DATA IN THIS EXERCISE ::
########################################

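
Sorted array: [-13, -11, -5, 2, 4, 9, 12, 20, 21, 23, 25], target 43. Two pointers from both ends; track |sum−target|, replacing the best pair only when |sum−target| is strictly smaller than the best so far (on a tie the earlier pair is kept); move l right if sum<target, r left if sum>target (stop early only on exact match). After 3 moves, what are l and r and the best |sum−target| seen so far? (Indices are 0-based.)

[0,10] -13+25=12 d=31 * → l++
[1,10] -11+25=14 d=29 * → l++
[2,10] -5+25=20 d=23 * → l++

l=3, r=10, best |Δ|=23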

########################################

TASK TO CARRY OUT :: Retype each line above with no alterations.

REPLY ::
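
Sorted array: [-13, -11, -5, 2, 4, 9, 12, 20, 21, 23, 25], target 43. Two pointers from both ends; track |sum−target|, replacing the best pair only when |sum−target| is strictly smaller than the best so far (on a tie the earlier pair is kept); move l right if sum<target, r left if sum>target (stop early only on exact match). After 3 moves, what are l and r and the best |sum−target| seen so far? (Indices are 0-based.)

[0,10] -13+25=12 d=31 * → l++
[1,10] -11+25=14 d=29 * → l++
[2,10] -5+25=20 d=23 * → l++

l=3, r=10, best |Δ|=23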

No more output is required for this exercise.